- GIVEN ENTRIES
◆ ◆ ◆ ◆
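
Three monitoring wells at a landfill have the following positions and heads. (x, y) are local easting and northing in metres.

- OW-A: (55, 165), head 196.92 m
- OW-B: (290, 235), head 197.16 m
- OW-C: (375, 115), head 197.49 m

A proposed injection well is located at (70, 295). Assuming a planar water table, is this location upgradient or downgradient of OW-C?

With h = a·x + b·y + c and OW-A as origin, the differences give:
  235·a + 70·b = +0.24
  320·a + (-50)·b = +0.57
Eliminate b (×(-50) and ×70, subtract): -34150·a = -51.900 → a = ∂h/∂x = +0.001520
Back-substitute: b = ∂h/∂y = -0.001673.
Head at (70, 295) = 196.92 + (+0.001520)·(15) + (-0.001673)·(130) = 196.73 m.
That is lower than the 197.49 m at OW-C, so the point is downgradient.

downgradient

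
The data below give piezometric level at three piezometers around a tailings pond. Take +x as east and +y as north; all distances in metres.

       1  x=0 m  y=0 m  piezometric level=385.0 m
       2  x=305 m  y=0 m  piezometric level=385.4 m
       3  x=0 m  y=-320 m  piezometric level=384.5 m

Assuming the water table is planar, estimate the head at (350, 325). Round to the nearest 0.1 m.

386.0 m

∂h/∂x = (385.4 − 385.0) / (305 − 0) = +0.001311
∂h/∂y = (384.5 − 385.0) / (-320 − 0) = +0.001563
h(350, 325) = 385.0 + (+0.001311)·(350) + (+0.001563)·(325) = 385.0 +0.459 +0.508 = 385.967 m.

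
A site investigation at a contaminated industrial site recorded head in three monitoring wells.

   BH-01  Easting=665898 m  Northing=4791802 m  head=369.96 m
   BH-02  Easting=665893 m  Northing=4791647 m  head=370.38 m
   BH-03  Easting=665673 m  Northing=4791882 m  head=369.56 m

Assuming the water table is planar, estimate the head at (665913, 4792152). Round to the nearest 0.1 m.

Taking BH-01 as reference: BH-02−BH-01 = (-5, -155, +0.42); BH-03−BH-01 = (-225, 80, -0.40).
Determinant of the coordinate differences = (-5)·80 − (-225)·(-155) = -35275.
∂h/∂x = [(+0.42)·80 − (-0.40)·(-155)] / -35275 = +0.0008051
∂h/∂y = [(-5)·(-0.40) − (-225)·(+0.42)] / -35275 = -0.002736
h(665913, 4792152) = 369.96 + (+0.0008051)·(15) + (-0.002736)·(350) = 369.96 +0.012 -0.957 = 369.015 m.

369.0 m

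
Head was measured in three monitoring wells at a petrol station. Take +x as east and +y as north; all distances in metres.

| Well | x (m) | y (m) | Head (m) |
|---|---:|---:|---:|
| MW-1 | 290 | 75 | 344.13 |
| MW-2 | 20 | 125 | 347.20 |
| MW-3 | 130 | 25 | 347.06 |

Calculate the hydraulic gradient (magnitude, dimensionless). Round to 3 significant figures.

Three-point gradient (reference MW-1): Δ to MW-2 = (-270, 50, +3.07), Δ to MW-3 = (-160, -50, +2.93).
∂h/∂x = -0.01395, ∂h/∂y = -0.01395 (det = 21500).
|∇h| = √(-0.01395² + -0.01395²) = 0.01973

0.0197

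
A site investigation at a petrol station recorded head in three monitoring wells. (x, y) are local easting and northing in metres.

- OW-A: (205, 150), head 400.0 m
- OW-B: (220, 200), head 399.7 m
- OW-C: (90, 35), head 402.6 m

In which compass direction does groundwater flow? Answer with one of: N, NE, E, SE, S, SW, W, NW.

E

With h = a·x + b·y + c and OW-A as origin, the differences give:
  15·a + 50·b = -0.3
  (-115)·a + (-115)·b = +2.6
Eliminate b (×(-115) and ×50, subtract): 4025·a = -95.50 → a = ∂h/∂x = -0.02373
Back-substitute: b = ∂h/∂y = +0.001118.
Flow = −∇h = (+0.02373 east, -0.001118 north), which points east.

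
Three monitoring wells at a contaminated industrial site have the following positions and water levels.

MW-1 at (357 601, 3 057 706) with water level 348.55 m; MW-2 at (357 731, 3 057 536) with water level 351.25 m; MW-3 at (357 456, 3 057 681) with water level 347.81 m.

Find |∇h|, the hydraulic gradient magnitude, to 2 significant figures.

With h = a·x + b·y + c and MW-1 as origin, the differences give:
  130·a + (-170)·b = +2.70
  (-145)·a + (-25)·b = -0.74
Eliminate b (×(-25) and ×(-170), subtract): -27900·a = -193.300 → a = ∂h/∂x = +0.006928
Back-substitute: b = ∂h/∂y = -0.01058.
|∇h| = √(0.006928² + -0.01058²) = 0.01265

0.013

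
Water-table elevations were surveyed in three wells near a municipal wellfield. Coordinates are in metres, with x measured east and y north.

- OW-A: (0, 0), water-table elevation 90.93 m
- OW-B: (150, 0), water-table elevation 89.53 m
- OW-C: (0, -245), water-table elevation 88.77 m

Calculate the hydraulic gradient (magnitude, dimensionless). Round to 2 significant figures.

0.013

∂h/∂x = (89.53 − 90.93) / (150 − 0) = -0.009333
∂h/∂y = (88.77 − 90.93) / (-245 − 0) = +0.008816
|∇h| = √(-0.009333² + 0.008816²) = 0.01284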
◆ ◆ ◆ ◆
Among the entries, find each line that includes the string "recorded" and copy it.

- EXERCISE RESPONSE
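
A site investigation at a contaminated industrial site recorded head in three monitoring wells.
A site investigation at a petrol station recorded head in three monitoring wells. (x, y) are local easting and northing in metres.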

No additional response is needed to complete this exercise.